TASK DESCRIPTION:
Could you write the entries out again, exactly as they appear?

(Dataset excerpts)
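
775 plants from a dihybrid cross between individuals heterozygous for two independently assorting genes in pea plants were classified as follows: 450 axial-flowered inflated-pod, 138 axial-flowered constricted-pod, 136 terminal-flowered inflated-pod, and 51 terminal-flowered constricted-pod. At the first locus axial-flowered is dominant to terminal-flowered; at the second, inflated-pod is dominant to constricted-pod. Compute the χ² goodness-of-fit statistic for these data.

1.554

A dihybrid F₂ with independent assortment and complete dominance at both loci gives a 9:3:3:1 phenotypic ratio.
Under the 9:3:3:1 hypothesis (Σ ratio = 16, N = 775):
  axial-flowered inflated-pod: 775 × 9/16 = 435.9375
  axial-flowered constricted-pod: 775 × 3/16 = 145.3125
  terminal-flowered inflated-pod: 775 × 3/16 = 145.3125
  terminal-flowered constricted-pod: 775 × 1/16 = 48.4375
χ² = Σ (O − E)² / E
  axial-flowered inflated-pod: (450 − 435.9375)² / 435.9375 = 0.4536
  axial-flowered constricted-pod: (138 − 145.3125)² / 145.3125 = 0.3680
  terminal-flowered inflated-pod: (136 − 145.3125)² / 145.3125 = 0.5968
  terminal-flowered constricted-pod: (51 − 48.4375)² / 48.4375 = 0.1356
χ² = 0.4536 + 0.3680 + 0.5968 + 0.1356 = 1.554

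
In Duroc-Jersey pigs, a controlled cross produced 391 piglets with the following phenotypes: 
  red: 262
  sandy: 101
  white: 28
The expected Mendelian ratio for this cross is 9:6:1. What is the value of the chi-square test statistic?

Total ratio parts = 16. Expected numbers out of 391:
  red: 391 × 9/16 = 219.9375
  sandy: 391 × 6/16 = 146.625
  white: 391 × 1/16 = 24.4375
χ² = Σ (O − E)² / E
  red: (262 − 219.9375)² / 219.9375 = 8.0443
  sandy: (101 − 146.625)² / 146.625 = 14.1970
  white: (28 − 24.4375)² / 24.4375 = 0.5193
χ² = 8.0443 + 14.1970 + 0.5193 = 22.7606 ≈ 22.761

22.761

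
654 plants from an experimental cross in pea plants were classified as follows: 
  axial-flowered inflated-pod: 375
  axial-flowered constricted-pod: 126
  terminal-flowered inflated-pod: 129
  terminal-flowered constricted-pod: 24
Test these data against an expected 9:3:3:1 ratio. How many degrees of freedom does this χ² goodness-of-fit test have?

3

A goodness-of-fit test with 4 phenotype classes has df = 4 − 1 = 3.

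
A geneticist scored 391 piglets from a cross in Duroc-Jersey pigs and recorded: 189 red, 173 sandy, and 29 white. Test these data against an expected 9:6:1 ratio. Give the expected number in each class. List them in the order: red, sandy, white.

219.9375, 146.625, 24.4375

Total ratio parts = 16. Expected numbers out of 391:
  red: 391 × 9/16 = 219.9375
  sandy: 391 × 6/16 = 146.625
  white: 391 × 1/16 = 24.4375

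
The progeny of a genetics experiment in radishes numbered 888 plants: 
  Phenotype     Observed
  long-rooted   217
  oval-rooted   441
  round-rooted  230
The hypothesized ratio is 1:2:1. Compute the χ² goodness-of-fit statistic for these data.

Total ratio parts = 4. Expected numbers out of 888:
  long-rooted: 888 × 1/4 = 222
  oval-rooted: 888 × 2/4 = 444
  round-rooted: 888 × 1/4 = 222
χ² = Σ (O − E)² / E
  long-rooted: (217 − 222)² / 222 = 0.1126
  oval-rooted: (441 − 444)² / 444 = 0.0203
  round-rooted: (230 − 222)² / 222 = 0.2883
χ² = 0.1126 + 0.0203 + 0.2883 = 0.4212 ≈ 0.421

0.421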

SOLUTION TO THIS EXERCISE:
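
775 plants from a dihybrid cross between individuals heterozygous for two independently assorting genes in pea plants were classified as follows: 450 axial-flowered inflated-pod, 138 axial-flowered constricted-pod, 136 terminal-flowered inflated-pod, and 51 terminal-flowered constricted-pod. At the first locus axial-flowered is dominant to terminal-flowered; at the second, inflated-pod is dominant to constricted-pod. Compute the χ² goodness-of-fit statistic for these data.

1.554

A dihybrid F₂ with independent assortment and complete dominance at both loci gives a 9:3:3:1 phenotypic ratio.
Under the 9:3:3:1 hypothesis (Σ ratio = 16, N = 775):
  axial-flowered inflated-pod: 775 × 9/16 = 435.9375
  axial-flowered constricted-pod: 775 × 3/16 = 145.3125
  terminal-flowered inflated-pod: 775 × 3/16 = 145.3125
  terminal-flowered constricted-pod: 775 × 1/16 = 48.4375
χ² = Σ (O − E)² / E
  axial-flowered inflated-pod: (450 − 435.9375)² / 435.9375 = 0.4536
  axial-flowered constricted-pod: (138 − 145.3125)² / 145.3125 = 0.3680
  terminal-flowered inflated-pod: (136 − 145.3125)² / 145.3125 = 0.5968
  terminal-flowered constricted-pod: (51 − 48.4375)² / 48.4375 = 0.1356
χ² = 0.4536 + 0.3680 + 0.5968 + 0.1356 = 1.554

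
In Duroc-Jersey pigs, a controlled cross produced 391 piglets with the following phenotypes: 
  red: 262
  sandy: 101
  white: 28
The expected Mendelian ratio for this cross is 9:6:1. What is the value of the chi-square test statistic?

Total ratio parts = 16. Expected numbers out of 391:
  red: 391 × 9/16 = 219.9375
  sandy: 391 × 6/16 = 146.625
  white: 391 × 1/16 = 24.4375
χ² = Σ (O − E)² / E
  red: (262 − 219.9375)² / 219.9375 = 8.0443
  sandy: (101 − 146.625)² / 146.625 = 14.1970
  white: (28 − 24.4375)² / 24.4375 = 0.5193
χ² = 8.0443 + 14.1970 + 0.5193 = 22.7606 ≈ 22.761

22.761

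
654 plants from an experimental cross in pea plants were classified as follows: 
  axial-flowered inflated-pod: 375
  axial-flowered constricted-pod: 126
  terminal-flowered inflated-pod: 129
  terminal-flowered constricted-pod: 24
Test these data against an expected 9:3:3:1 ratio. How many degrees of freedom does this χ² goodness-of-fit test have?

3

A goodness-of-fit test with 4 phenotype classes has df = 4 − 1 = 3.

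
A geneticist scored 391 piglets from a cross in Duroc-Jersey pigs and recorded: 189 red, 173 sandy, and 29 white. Test these data against an expected 9:6:1 ratio. Give the expected number in each class. List them in the order: red, sandy, white.

219.9375, 146.625, 24.4375

Total ratio parts = 16. Expected numbers out of 391:
  red: 391 × 9/16 = 219.9375
  sandy: 391 × 6/16 = 146.625
  white: 391 × 1/16 = 24.4375

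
The progeny of a genetics experiment in radishes numbered 888 plants: 
  Phenotype     Observed
  long-rooted   217
  oval-rooted   441
  round-rooted  230
The hypothesized ratio is 1:2:1. Compute the χ² goodness-of-fit statistic for these data.

Total ratio parts = 4. Expected numbers out of 888:
  long-rooted: 888 × 1/4 = 222
  oval-rooted: 888 × 2/4 = 444
  round-rooted: 888 × 1/4 = 222
χ² = Σ (O − E)² / E
  long-rooted: (217 − 222)² / 222 = 0.1126
  oval-rooted: (441 − 444)² / 444 = 0.0203
  round-rooted: (230 − 222)² / 222 = 0.2883
χ² = 0.1126 + 0.0203 + 0.2883 = 0.4212 ≈ 0.421

0.421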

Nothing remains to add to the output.